[Data excerpts]
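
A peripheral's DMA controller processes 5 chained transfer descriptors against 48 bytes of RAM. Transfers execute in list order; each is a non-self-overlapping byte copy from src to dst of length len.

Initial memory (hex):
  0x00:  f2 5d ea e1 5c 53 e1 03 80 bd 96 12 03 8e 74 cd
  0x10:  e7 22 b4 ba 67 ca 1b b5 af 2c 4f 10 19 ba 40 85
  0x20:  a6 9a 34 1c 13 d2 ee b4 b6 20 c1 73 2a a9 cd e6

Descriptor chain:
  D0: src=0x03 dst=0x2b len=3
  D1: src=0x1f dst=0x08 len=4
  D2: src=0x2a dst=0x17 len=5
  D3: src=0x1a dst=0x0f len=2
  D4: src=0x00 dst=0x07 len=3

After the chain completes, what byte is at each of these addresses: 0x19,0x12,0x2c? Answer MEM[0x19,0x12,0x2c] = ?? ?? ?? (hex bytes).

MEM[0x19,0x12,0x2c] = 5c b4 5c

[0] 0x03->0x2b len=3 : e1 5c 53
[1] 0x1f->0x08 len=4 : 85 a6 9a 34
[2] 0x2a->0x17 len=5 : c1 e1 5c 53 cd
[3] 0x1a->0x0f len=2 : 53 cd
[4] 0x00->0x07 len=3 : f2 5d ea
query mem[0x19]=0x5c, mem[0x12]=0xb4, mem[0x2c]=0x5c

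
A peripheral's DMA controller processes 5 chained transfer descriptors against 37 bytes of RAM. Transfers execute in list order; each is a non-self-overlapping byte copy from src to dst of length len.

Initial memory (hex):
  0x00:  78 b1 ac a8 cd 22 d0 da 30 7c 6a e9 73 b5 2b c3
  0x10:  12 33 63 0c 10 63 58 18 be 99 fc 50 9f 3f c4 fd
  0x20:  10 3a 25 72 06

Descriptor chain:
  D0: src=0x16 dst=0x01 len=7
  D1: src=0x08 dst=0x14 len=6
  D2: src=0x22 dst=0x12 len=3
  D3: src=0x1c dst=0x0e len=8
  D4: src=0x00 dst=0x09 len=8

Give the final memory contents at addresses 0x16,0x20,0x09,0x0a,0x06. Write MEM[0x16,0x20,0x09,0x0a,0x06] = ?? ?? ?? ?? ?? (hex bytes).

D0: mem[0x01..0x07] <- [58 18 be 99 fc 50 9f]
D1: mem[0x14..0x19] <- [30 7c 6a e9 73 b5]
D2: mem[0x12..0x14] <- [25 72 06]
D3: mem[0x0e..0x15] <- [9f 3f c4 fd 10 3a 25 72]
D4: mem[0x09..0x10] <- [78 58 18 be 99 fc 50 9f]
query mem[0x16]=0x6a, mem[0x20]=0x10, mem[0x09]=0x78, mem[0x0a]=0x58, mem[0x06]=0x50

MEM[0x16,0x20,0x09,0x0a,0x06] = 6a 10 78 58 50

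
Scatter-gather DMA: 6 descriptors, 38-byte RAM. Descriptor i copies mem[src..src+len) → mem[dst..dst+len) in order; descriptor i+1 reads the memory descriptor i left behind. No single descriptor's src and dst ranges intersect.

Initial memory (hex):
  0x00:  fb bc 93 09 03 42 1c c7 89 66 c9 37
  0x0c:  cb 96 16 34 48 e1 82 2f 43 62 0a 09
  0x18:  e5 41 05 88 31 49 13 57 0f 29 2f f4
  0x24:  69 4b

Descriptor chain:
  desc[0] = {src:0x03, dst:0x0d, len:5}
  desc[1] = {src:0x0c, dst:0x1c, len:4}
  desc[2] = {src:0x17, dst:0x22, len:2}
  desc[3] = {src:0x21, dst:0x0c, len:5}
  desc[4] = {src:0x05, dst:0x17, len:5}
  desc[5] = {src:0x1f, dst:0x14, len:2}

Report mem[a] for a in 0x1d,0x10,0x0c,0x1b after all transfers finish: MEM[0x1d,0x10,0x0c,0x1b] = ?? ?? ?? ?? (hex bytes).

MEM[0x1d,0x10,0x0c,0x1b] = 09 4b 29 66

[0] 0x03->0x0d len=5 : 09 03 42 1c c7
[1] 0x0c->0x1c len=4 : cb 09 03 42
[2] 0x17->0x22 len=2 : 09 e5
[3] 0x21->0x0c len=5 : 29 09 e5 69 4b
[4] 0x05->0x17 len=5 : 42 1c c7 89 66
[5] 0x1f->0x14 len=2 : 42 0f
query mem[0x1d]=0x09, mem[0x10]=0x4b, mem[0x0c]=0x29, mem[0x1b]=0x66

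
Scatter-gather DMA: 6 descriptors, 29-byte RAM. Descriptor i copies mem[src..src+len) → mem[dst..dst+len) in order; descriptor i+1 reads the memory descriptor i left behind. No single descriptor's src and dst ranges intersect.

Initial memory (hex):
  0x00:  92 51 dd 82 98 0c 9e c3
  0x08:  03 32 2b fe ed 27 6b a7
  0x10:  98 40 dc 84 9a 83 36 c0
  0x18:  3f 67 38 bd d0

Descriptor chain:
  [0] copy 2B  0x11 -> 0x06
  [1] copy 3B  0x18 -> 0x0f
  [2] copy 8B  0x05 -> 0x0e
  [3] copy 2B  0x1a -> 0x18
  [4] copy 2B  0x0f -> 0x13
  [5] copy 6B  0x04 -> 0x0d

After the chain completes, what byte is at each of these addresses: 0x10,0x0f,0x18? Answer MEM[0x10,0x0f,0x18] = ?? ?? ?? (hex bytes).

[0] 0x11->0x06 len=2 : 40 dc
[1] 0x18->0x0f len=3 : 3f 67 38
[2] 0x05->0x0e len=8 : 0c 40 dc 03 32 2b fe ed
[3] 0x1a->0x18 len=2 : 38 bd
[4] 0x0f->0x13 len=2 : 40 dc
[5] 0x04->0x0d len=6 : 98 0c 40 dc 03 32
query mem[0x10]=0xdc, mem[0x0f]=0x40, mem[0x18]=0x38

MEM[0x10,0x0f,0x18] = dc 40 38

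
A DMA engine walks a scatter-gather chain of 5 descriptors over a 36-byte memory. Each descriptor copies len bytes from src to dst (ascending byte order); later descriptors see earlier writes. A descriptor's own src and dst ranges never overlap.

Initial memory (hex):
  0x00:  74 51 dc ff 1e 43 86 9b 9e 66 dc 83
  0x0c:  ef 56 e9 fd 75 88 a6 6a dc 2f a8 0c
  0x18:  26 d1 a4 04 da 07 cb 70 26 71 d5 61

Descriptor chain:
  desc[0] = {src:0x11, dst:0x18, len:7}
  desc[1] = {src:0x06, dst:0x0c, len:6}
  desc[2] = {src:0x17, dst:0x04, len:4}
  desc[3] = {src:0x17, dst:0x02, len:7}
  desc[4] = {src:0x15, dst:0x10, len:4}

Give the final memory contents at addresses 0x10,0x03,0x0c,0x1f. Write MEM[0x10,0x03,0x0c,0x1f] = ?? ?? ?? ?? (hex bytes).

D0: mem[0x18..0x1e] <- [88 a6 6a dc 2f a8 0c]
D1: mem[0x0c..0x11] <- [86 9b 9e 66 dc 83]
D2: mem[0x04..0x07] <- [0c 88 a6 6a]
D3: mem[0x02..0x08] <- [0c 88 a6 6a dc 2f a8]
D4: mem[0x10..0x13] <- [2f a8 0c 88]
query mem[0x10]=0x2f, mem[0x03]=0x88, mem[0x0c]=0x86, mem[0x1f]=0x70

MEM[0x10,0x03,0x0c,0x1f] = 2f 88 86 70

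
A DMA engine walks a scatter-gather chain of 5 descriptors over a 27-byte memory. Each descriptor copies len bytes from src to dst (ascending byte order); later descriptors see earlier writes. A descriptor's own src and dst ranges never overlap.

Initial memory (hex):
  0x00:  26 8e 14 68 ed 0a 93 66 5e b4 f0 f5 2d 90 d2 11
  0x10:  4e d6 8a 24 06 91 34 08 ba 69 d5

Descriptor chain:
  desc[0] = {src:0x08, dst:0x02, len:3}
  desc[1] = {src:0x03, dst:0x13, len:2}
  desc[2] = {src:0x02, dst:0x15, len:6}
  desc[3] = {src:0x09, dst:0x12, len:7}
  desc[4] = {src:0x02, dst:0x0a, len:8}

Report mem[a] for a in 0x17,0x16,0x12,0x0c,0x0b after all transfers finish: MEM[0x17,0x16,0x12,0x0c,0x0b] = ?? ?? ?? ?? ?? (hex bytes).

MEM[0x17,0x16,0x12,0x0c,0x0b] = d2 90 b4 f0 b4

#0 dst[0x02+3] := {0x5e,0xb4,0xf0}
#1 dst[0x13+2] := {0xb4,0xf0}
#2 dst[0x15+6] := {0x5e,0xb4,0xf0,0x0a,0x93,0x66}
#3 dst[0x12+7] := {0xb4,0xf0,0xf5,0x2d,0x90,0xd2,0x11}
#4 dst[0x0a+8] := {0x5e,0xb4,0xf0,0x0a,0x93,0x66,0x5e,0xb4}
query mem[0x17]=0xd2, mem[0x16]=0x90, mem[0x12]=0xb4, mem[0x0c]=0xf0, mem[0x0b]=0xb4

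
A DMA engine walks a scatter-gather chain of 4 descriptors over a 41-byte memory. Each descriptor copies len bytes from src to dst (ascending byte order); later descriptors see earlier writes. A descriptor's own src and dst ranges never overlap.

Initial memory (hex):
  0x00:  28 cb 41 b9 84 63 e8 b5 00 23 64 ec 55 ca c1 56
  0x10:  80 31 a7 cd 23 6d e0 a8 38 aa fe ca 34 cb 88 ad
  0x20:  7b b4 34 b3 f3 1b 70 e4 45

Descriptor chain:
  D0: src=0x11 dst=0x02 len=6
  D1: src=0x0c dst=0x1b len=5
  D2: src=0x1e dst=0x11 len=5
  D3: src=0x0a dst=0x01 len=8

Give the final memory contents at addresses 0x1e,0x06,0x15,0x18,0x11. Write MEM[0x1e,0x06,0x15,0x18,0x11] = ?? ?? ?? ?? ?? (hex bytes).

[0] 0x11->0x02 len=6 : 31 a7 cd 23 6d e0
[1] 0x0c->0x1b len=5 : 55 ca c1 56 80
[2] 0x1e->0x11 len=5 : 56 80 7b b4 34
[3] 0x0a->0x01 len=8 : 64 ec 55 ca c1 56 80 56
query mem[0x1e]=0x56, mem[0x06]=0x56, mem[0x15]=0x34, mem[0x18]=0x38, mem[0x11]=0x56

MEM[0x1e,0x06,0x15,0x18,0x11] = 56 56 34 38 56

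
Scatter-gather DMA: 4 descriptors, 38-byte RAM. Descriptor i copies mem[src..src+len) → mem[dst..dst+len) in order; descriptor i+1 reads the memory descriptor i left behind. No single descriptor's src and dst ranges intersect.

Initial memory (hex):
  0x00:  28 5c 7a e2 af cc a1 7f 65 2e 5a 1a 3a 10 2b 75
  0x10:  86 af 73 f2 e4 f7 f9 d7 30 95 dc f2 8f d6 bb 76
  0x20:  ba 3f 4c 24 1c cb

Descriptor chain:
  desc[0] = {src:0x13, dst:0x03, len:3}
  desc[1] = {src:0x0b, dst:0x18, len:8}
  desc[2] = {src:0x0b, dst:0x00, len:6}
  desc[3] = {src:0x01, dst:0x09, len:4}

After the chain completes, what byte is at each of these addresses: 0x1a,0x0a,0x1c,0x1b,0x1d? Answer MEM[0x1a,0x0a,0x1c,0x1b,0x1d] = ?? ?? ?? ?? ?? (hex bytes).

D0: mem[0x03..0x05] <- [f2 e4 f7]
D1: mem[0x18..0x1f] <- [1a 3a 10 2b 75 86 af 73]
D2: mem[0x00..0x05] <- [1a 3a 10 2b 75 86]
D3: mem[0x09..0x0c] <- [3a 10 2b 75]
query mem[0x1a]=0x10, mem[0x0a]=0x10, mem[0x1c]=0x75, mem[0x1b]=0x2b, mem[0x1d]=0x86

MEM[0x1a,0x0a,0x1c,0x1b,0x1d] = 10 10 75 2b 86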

[How to complete this task] Quote in full each line from the top of the records above through the line with "D4: src=0x00 dst=0x07 len=3"; stop after that line.

[Finished exercise]
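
A peripheral's DMA controller processes 5 chained transfer descriptors against 48 bytes of RAM. Transfers execute in list order; each is a non-self-overlapping byte copy from src to dst of length len.

Initial memory (hex):
  0x00:  f2 5d ea e1 5c 53 e1 03 80 bd 96 12 03 8e 74 cd
  0x10:  e7 22 b4 ba 67 ca 1b b5 af 2c 4f 10 19 ba 40 85
  0x20:  a6 9a 34 1c 13 d2 ee b4 b6 20 c1 73 2a a9 cd e6

Descriptor chain:
  D0: src=0x03 dst=0x2b len=3
  D1: src=0x1f dst=0x08 len=4
  D2: src=0x2a dst=0x17 len=5
  D3: src=0x1a dst=0x0f len=2
  D4: src=0x00 dst=0x07 len=3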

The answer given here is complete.